### ASSIGNMENT
Taking the line with "A laboratory X-ray" as the first and the last line of the entries as the final one, copy that span exactly.

### DATASET

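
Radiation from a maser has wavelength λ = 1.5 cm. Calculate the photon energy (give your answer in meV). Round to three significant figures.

Take h = 6.62607015 × 10^-34 J·s, c = 2.99792458 × 10^8 m/s, 1 eV = 1.602176634 × 10^-19 J.
In SI units: λ = 1.5 cm = 0.015 m.
Apply E = hc/λ: E = 1.324 × 10^-23 J.
Converting to meV: E = 0.08266 meV ≈ 0.0827 meV.

0.0827 meV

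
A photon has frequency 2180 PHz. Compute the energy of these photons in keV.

9.02 keV

First convert: f = 2180 PHz = 2.18e18 Hz.
For a photon E = hf, so E = 1.444e-15 J.
Converting to keV: E = 9.016 keV ≈ 9.02 keV.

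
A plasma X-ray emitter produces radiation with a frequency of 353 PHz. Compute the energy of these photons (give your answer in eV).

(h = 6.62607015e-34 J·s, 1 eV = 1.602176634e-19 J.)
First convert: f = 353 PHz = 3.53e17 Hz.
The photon relation is E = hf, giving E = 2.339e-16 J.
Converting to eV: E = 1460 eV ≈ 1460 eV.

1460 eV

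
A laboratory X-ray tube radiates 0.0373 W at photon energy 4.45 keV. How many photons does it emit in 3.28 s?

Total energy: E_total = P·t = 0.0373 × 3.28 = 0.1223 J.
Per-photon energy: E = 7.130 × 10^-16 J.
N = E_total / E_photon = 1.72 × 10^14.

1.72 × 10^14 photons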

### COMPLETED TASK
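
A laboratory X-ray tube radiates 0.0373 W at photon energy 4.45 keV. How many photons does it emit in 3.28 s?

Total energy: E_total = P·t = 0.0373 × 3.28 = 0.1223 J.
Per-photon energy: E = 7.130 × 10^-16 J.
N = E_total / E_photon = 1.72 × 10^14.

1.72 × 10^14 photons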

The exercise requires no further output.